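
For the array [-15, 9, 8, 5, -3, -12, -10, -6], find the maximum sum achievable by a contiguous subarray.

Using Kadane's algorithm on [-15, 9, 8, 5, -3, -12, -10, -6]:

Scanning through the array:
Position 1 (value 9): max_ending_here = 9, max_so_far = 9
Position 2 (value 8): max_ending_here = 17, max_so_far = 17
Position 3 (value 5): max_ending_here = 22, max_so_far = 22
Position 4 (value -3): max_ending_here = 19, max_so_far = 22
Position 5 (value -12): max_ending_here = 7, max_so_far = 22
Position 6 (value -10): max_ending_here = -3, max_so_far = 22
Position 7 (value -6): max_ending_here = -6, max_so_far = 22

Maximum subarray: [9, 8, 5]
Maximum sum: 22

The maximum subarray is [9, 8, 5] with sum 22. This subarray runs from index 1 to index 3.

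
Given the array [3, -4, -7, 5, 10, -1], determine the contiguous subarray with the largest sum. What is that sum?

Using Kadane's algorithm on [3, -4, -7, 5, 10, -1]:

Scanning through the array:
Position 1 (value -4): max_ending_here = -1, max_so_far = 3
Position 2 (value -7): max_ending_here = -7, max_so_far = 3
Position 3 (value 5): max_ending_here = 5, max_so_far = 5
Position 4 (value 10): max_ending_here = 15, max_so_far = 15
Position 5 (value -1): max_ending_here = 14, max_so_far = 15

Maximum subarray: [5, 10]
Maximum sum: 15

The maximum subarray is [5, 10] with sum 15. This subarray runs from index 3 to index 4.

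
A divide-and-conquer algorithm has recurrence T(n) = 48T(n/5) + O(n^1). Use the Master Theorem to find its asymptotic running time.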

# # #

*EXERCISE*:
Each entry above needs to be retyped exactly.

*EXPECTED ANSWER*:
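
For the array [-15, 9, 8, 5, -3, -12, -10, -6], find the maximum sum achievable by a contiguous subarray.

Using Kadane's algorithm on [-15, 9, 8, 5, -3, -12, -10, -6]:

Scanning through the array:
Position 1 (value 9): max_ending_here = 9, max_so_far = 9
Position 2 (value 8): max_ending_here = 17, max_so_far = 17
Position 3 (value 5): max_ending_here = 22, max_so_far = 22
Position 4 (value -3): max_ending_here = 19, max_so_far = 22
Position 5 (value -12): max_ending_here = 7, max_so_far = 22
Position 6 (value -10): max_ending_here = -3, max_so_far = 22
Position 7 (value -6): max_ending_here = -6, max_so_far = 22

Maximum subarray: [9, 8, 5]
Maximum sum: 22

The maximum subarray is [9, 8, 5] with sum 22. This subarray runs from index 1 to index 3.

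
Given the array [3, -4, -7, 5, 10, -1], determine the contiguous subarray with the largest sum. What is that sum?

Using Kadane's algorithm on [3, -4, -7, 5, 10, -1]:

Scanning through the array:
Position 1 (value -4): max_ending_here = -1, max_so_far = 3
Position 2 (value -7): max_ending_here = -7, max_so_far = 3
Position 3 (value 5): max_ending_here = 5, max_so_far = 5
Position 4 (value 10): max_ending_here = 15, max_so_far = 15
Position 5 (value -1): max_ending_here = 14, max_so_far = 15

Maximum subarray: [5, 10]
Maximum sum: 15

The maximum subarray is [5, 10] with sum 15. This subarray runs from index 3 to index 4.

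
A divide-and-conquer algorithm has recurrence T(n) = 48T(n/5) + O(n^1). Use the Master Theorem to find its asymptotic running time.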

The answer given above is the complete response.